_Source material_.
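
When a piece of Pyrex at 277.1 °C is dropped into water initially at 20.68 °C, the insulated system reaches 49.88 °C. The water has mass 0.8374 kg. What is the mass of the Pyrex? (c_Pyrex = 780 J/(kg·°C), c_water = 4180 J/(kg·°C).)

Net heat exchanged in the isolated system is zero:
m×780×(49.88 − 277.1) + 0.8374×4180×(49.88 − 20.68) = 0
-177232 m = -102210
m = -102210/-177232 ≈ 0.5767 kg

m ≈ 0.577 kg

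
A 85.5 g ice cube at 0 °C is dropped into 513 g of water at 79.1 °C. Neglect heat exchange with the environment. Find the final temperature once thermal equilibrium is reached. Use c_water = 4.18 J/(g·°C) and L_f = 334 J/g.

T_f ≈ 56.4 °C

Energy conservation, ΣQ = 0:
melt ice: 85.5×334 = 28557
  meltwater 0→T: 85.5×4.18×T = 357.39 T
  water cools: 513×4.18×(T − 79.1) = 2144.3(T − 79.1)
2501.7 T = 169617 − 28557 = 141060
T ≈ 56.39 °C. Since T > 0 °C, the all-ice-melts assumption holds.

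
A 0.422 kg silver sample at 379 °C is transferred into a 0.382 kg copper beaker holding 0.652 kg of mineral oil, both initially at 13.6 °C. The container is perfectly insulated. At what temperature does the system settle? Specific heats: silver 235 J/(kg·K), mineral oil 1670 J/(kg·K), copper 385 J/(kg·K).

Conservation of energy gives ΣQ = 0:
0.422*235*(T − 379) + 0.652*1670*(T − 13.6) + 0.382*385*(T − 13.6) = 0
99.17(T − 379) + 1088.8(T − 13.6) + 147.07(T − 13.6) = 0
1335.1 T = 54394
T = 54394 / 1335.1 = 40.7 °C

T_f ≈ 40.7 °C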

_Your goal_.
Every record, restated word for word, should make up your reply.

_Answer box_.
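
When a piece of Pyrex at 277.1 °C is dropped into water initially at 20.68 °C, the insulated system reaches 49.88 °C. The water has mass 0.8374 kg. What is the mass of the Pyrex? (c_Pyrex = 780 J/(kg·°C), c_water = 4180 J/(kg·°C).)

Net heat exchanged in the isolated system is zero:
m×780×(49.88 − 277.1) + 0.8374×4180×(49.88 − 20.68) = 0
-177232 m = -102210
m = -102210/-177232 ≈ 0.5767 kg

m ≈ 0.577 kg

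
A 85.5 g ice cube at 0 °C is dropped into 513 g of water at 79.1 °C. Neglect heat exchange with the environment. Find the final temperature once thermal equilibrium is reached. Use c_water = 4.18 J/(g·°C) and L_f = 334 J/g.

T_f ≈ 56.4 °C

Energy conservation, ΣQ = 0:
melt ice: 85.5×334 = 28557
  meltwater 0→T: 85.5×4.18×T = 357.39 T
  water cools: 513×4.18×(T − 79.1) = 2144.3(T − 79.1)
2501.7 T = 169617 − 28557 = 141060
T ≈ 56.39 °C. Since T > 0 °C, the all-ice-melts assumption holds.

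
A 0.422 kg silver sample at 379 °C is transferred into a 0.382 kg copper beaker holding 0.652 kg of mineral oil, both initially at 13.6 °C. The container is perfectly insulated. At what temperature does the system settle? Specific heats: silver 235 J/(kg·K), mineral oil 1670 J/(kg·K), copper 385 J/(kg·K).

Conservation of energy gives ΣQ = 0:
0.422*235*(T − 379) + 0.652*1670*(T − 13.6) + 0.382*385*(T − 13.6) = 0
99.17(T − 379) + 1088.8(T − 13.6) + 147.07(T − 13.6) = 0
1335.1 T = 54394
T = 54394 / 1335.1 = 40.7 °C

T_f ≈ 40.7 °C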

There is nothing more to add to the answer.